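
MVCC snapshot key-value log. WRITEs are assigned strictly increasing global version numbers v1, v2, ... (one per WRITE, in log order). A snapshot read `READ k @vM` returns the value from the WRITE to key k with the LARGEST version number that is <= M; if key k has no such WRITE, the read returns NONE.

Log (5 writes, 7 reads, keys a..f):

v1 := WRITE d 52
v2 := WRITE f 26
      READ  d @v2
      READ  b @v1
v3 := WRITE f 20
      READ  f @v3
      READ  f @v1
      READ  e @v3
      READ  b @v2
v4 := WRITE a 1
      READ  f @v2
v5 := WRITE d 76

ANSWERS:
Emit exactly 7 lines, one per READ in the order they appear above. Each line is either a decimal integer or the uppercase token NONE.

v1: WRITE d=52  (d history now [(1, 52)])
v2: WRITE f=26  (f history now [(2, 26)])
READ d @v2: history=[(1, 52)] -> pick v1 -> 52
READ b @v1: history=[] -> no version <= 1 -> NONE
v3: WRITE f=20  (f history now [(2, 26), (3, 20)])
READ f @v3: history=[(2, 26), (3, 20)] -> pick v3 -> 20
READ f @v1: history=[(2, 26), (3, 20)] -> no version <= 1 -> NONE
READ e @v3: history=[] -> no version <= 3 -> NONE
READ b @v2: history=[] -> no version <= 2 -> NONE
v4: WRITE a=1  (a history now [(4, 1)])
READ f @v2: history=[(2, 26), (3, 20)] -> pick v2 -> 26
v5: WRITE d=76  (d history now [(1, 52), (5, 76)])

Answer: 52
NONE
20
NONE
NONE
NONE
26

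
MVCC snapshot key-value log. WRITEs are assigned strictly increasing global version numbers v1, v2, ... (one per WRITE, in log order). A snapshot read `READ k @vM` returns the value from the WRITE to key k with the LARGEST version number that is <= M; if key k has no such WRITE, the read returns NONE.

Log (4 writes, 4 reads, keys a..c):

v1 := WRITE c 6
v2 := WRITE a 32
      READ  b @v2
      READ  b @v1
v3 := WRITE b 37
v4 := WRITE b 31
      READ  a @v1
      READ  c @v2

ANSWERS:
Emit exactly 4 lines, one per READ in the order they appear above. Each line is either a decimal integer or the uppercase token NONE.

Answer: NONE
NONE
NONE
6

Derivation:
v1: WRITE c=6  (c history now [(1, 6)])
v2: WRITE a=32  (a history now [(2, 32)])
READ b @v2: history=[] -> no version <= 2 -> NONE
READ b @v1: history=[] -> no version <= 1 -> NONE
v3: WRITE b=37  (b history now [(3, 37)])
v4: WRITE b=31  (b history now [(3, 37), (4, 31)])
READ a @v1: history=[(2, 32)] -> no version <= 1 -> NONE
READ c @v2: history=[(1, 6)] -> pick v1 -> 6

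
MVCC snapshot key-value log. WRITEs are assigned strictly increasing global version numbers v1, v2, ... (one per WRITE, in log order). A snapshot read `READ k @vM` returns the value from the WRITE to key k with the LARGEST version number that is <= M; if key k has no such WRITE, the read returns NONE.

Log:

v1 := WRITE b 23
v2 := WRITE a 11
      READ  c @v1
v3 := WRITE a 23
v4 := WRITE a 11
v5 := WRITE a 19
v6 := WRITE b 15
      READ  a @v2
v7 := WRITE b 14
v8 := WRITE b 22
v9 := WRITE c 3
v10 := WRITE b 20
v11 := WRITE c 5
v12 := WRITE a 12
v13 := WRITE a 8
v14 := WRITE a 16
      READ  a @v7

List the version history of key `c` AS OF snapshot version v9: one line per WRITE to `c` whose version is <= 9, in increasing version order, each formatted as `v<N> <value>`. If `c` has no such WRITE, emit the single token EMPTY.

Scan writes for key=c with version <= 9:
  v1 WRITE b 23 -> skip
  v2 WRITE a 11 -> skip
  v3 WRITE a 23 -> skip
  v4 WRITE a 11 -> skip
  v5 WRITE a 19 -> skip
  v6 WRITE b 15 -> skip
  v7 WRITE b 14 -> skip
  v8 WRITE b 22 -> skip
  v9 WRITE c 3 -> keep
  v10 WRITE b 20 -> skip
  v11 WRITE c 5 -> drop (> snap)
  v12 WRITE a 12 -> skip
  v13 WRITE a 8 -> skip
  v14 WRITE a 16 -> skip
Collected: [(9, 3)]

Answer: v9 3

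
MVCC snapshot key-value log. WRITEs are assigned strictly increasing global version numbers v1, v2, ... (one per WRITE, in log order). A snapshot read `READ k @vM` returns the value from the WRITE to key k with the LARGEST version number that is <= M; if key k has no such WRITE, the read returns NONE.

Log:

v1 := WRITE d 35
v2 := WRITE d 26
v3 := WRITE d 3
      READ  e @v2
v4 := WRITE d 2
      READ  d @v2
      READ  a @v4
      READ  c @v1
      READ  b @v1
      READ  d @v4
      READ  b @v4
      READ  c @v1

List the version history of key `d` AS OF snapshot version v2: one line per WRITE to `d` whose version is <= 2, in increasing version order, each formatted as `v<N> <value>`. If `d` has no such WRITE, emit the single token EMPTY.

Scan writes for key=d with version <= 2:
  v1 WRITE d 35 -> keep
  v2 WRITE d 26 -> keep
  v3 WRITE d 3 -> drop (> snap)
  v4 WRITE d 2 -> drop (> snap)
Collected: [(1, 35), (2, 26)]

Answer: v1 35
v2 26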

☆ ☆ ☆ ☆ ☆ ☆ ☆

All the lines above should be written out once more, exactly.

* [ANSWER TO THE EXERCISE]
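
MVCC snapshot key-value log. WRITEs are assigned strictly increasing global version numbers v1, v2, ... (one per WRITE, in log order). A snapshot read `READ k @vM` returns the value from the WRITE to key k with the LARGEST version number that is <= M; if key k has no such WRITE, the read returns NONE.

Log (5 writes, 7 reads, keys a..f):

v1 := WRITE d 52
v2 := WRITE f 26
      READ  d @v2
      READ  b @v1
v3 := WRITE f 20
      READ  f @v3
      READ  f @v1
      READ  e @v3
      READ  b @v2
v4 := WRITE a 1
      READ  f @v2
v5 := WRITE d 76

ANSWERS:
Emit exactly 7 lines, one per READ in the order they appear above. Each line is either a decimal integer or the uppercase token NONE.

v1: WRITE d=52  (d history now [(1, 52)])
v2: WRITE f=26  (f history now [(2, 26)])
READ d @v2: history=[(1, 52)] -> pick v1 -> 52
READ b @v1: history=[] -> no version <= 1 -> NONE
v3: WRITE f=20  (f history now [(2, 26), (3, 20)])
READ f @v3: history=[(2, 26), (3, 20)] -> pick v3 -> 20
READ f @v1: history=[(2, 26), (3, 20)] -> no version <= 1 -> NONE
READ e @v3: history=[] -> no version <= 3 -> NONE
READ b @v2: history=[] -> no version <= 2 -> NONE
v4: WRITE a=1  (a history now [(4, 1)])
READ f @v2: history=[(2, 26), (3, 20)] -> pick v2 -> 26
v5: WRITE d=76  (d history now [(1, 52), (5, 76)])

Answer: 52
NONE
20
NONE
NONE
NONE
26

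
MVCC snapshot key-value log. WRITEs are assigned strictly increasing global version numbers v1, v2, ... (one per WRITE, in log order). A snapshot read `READ k @vM` returns the value from the WRITE to key k with the LARGEST version number that is <= M; if key k has no such WRITE, the read returns NONE.

Log (4 writes, 4 reads, keys a..c):

v1 := WRITE c 6
v2 := WRITE a 32
      READ  b @v2
      READ  b @v1
v3 := WRITE b 37
v4 := WRITE b 31
      READ  a @v1
      READ  c @v2

ANSWERS:
Emit exactly 4 lines, one per READ in the order they appear above. Each line is either a decimal integer or the uppercase token NONE.

Answer: NONE
NONE
NONE
6

Derivation:
v1: WRITE c=6  (c history now [(1, 6)])
v2: WRITE a=32  (a history now [(2, 32)])
READ b @v2: history=[] -> no version <= 2 -> NONE
READ b @v1: history=[] -> no version <= 1 -> NONE
v3: WRITE b=37  (b history now [(3, 37)])
v4: WRITE b=31  (b history now [(3, 37), (4, 31)])
READ a @v1: history=[(2, 32)] -> no version <= 1 -> NONE
READ c @v2: history=[(1, 6)] -> pick v1 -> 6

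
MVCC snapshot key-value log. WRITEs are assigned strictly increasing global version numbers v1, v2, ... (one per WRITE, in log order). A snapshot read `READ k @vM` returns the value from the WRITE to key k with the LARGEST version number that is <= M; if key k has no such WRITE, the read returns NONE.

Log:

v1 := WRITE b 23
v2 := WRITE a 11
      READ  c @v1
v3 := WRITE a 23
v4 := WRITE a 11
v5 := WRITE a 19
v6 := WRITE b 15
      READ  a @v2
v7 := WRITE b 14
v8 := WRITE b 22
v9 := WRITE c 3
v10 := WRITE b 20
v11 := WRITE c 5
v12 := WRITE a 12
v13 := WRITE a 8
v14 := WRITE a 16
      READ  a @v7

List the version history of key `c` AS OF snapshot version v9: one line per WRITE to `c` whose version is <= 9, in increasing version order, each formatted as `v<N> <value>`. If `c` has no such WRITE, emit the single token EMPTY.

Scan writes for key=c with version <= 9:
  v1 WRITE b 23 -> skip
  v2 WRITE a 11 -> skip
  v3 WRITE a 23 -> skip
  v4 WRITE a 11 -> skip
  v5 WRITE a 19 -> skip
  v6 WRITE b 15 -> skip
  v7 WRITE b 14 -> skip
  v8 WRITE b 22 -> skip
  v9 WRITE c 3 -> keep
  v10 WRITE b 20 -> skip
  v11 WRITE c 5 -> drop (> snap)
  v12 WRITE a 12 -> skip
  v13 WRITE a 8 -> skip
  v14 WRITE a 16 -> skip
Collected: [(9, 3)]

Answer: v9 3

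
MVCC snapshot key-value log. WRITEs are assigned strictly increasing global version numbers v1, v2, ... (one per WRITE, in log order). A snapshot read `READ k @vM` returns the value from the WRITE to key k with the LARGEST version number that is <= M; if key k has no such WRITE, the read returns NONE.

Log:

v1 := WRITE d 35
v2 := WRITE d 26
v3 := WRITE d 3
      READ  e @v2
v4 := WRITE d 2
      READ  d @v2
      READ  a @v4
      READ  c @v1
      READ  b @v1
      READ  d @v4
      READ  b @v4
      READ  c @v1

List the version history of key `d` AS OF snapshot version v2: one line per WRITE to `d` whose version is <= 2, in increasing version order, each formatted as `v<N> <value>`. If `d` has no such WRITE, emit the single token EMPTY.

Scan writes for key=d with version <= 2:
  v1 WRITE d 35 -> keep
  v2 WRITE d 26 -> keep
  v3 WRITE d 3 -> drop (> snap)
  v4 WRITE d 2 -> drop (> snap)
Collected: [(1, 35), (2, 26)]

Answer: v1 35
v2 26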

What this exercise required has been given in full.